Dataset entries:
Start of Block
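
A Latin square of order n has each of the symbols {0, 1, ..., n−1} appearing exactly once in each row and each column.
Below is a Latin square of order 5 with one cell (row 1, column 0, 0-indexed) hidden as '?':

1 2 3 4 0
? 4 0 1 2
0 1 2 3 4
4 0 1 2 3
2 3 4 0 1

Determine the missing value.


Row 1 contains symbols [0, 1, 2, 4] — missing [3].
Column 0 contains symbols [0, 1, 2, 4] — missing [3].
The missing symbol must appear in both missing sets; intersection = [3].
Therefore the hidden value is 3.

Missing value = 3.


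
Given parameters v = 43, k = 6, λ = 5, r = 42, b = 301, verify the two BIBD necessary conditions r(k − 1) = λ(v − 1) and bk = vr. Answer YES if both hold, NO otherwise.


Condition (i): r(k − 1) = 42·5 = 210; λ(v − 1) = 5·42 = 210. Match? YES.
Condition (ii): bk = 301·6 = 1806; vr = 43·42 = 1806. Match? YES.
Both conditions hold? YES.

YES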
End of Block
▸ TASK TO CARRY OUT:
Nothing may be omitted. Restate all of the entries exactly.

▸ TASK ANSWER:
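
A Latin square of order n has each of the symbols {0, 1, ..., n−1} appearing exactly once in each row and each column.
Below is a Latin square of order 5 with one cell (row 1, column 0, 0-indexed) hidden as '?':

1 2 3 4 0
? 4 0 1 2
0 1 2 3 4
4 0 1 2 3
2 3 4 0 1

Determine the missing value.


Row 1 contains symbols [0, 1, 2, 4] — missing [3].
Column 0 contains symbols [0, 1, 2, 4] — missing [3].
The missing symbol must appear in both missing sets; intersection = [3].
Therefore the hidden value is 3.

Missing value = 3.


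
Given parameters v = 43, k = 6, λ = 5, r = 42, b = 301, verify the two BIBD necessary conditions r(k − 1) = λ(v − 1) and bk = vr. Answer YES if both hold, NO otherwise.


Condition (i): r(k − 1) = 42·5 = 210; λ(v − 1) = 5·42 = 210. Match? YES.
Condition (ii): bk = 301·6 = 1806; vr = 43·42 = 1806. Match? YES.
Both conditions hold? YES.

YES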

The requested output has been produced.